Stored items

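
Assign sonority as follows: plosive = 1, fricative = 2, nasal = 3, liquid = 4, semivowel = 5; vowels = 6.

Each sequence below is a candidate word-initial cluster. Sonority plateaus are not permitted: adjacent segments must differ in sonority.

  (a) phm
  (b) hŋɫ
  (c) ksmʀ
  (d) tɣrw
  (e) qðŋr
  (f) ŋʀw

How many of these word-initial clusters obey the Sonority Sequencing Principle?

6

(a) 1-2-3 → obeys
(b) 2-3-4 → obeys
(c) 1-2-3-4 → obeys
(d) 1-2-4-5 → obeys
(e) 1-2-3-4 → obeys
(f) 3-4-5 → obeys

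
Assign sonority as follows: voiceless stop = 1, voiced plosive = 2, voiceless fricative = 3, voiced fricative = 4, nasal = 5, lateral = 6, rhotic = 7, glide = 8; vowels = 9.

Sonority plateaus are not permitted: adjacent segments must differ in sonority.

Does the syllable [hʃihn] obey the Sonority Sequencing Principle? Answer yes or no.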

• _Requirement_:
Each entry shown above is to be duplicated exactly.

• _Result for this exercise_:
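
Assign sonority as follows: plosive = 1, fricative = 2, nasal = 3, liquid = 4, semivowel = 5; vowels = 6.

Each sequence below is a candidate word-initial cluster. Sonority plateaus are not permitted: adjacent segments must differ in sonority.

  (a) phm
  (b) hŋɫ
  (c) ksmʀ
  (d) tɣrw
  (e) qðŋr
  (f) ŋʀw

How many of these word-initial clusters obey the Sonority Sequencing Principle?

6

(a) 1-2-3 → obeys
(b) 2-3-4 → obeys
(c) 1-2-3-4 → obeys
(d) 1-2-4-5 → obeys
(e) 1-2-3-4 → obeys
(f) 3-4-5 → obeys

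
Assign sonority as follows: voiceless stop = 1, voiced plosive = 2, voiceless fricative = 3, voiced fricative = 4, nasal = 5, lateral = 6, rhotic = 7, glide = 8; vowels = 9.

Sonority plateaus are not permitted: adjacent segments must differ in sonority.

Does the syllable [hʃihn] obey the Sonority Sequencing Principle? Answer yes or no.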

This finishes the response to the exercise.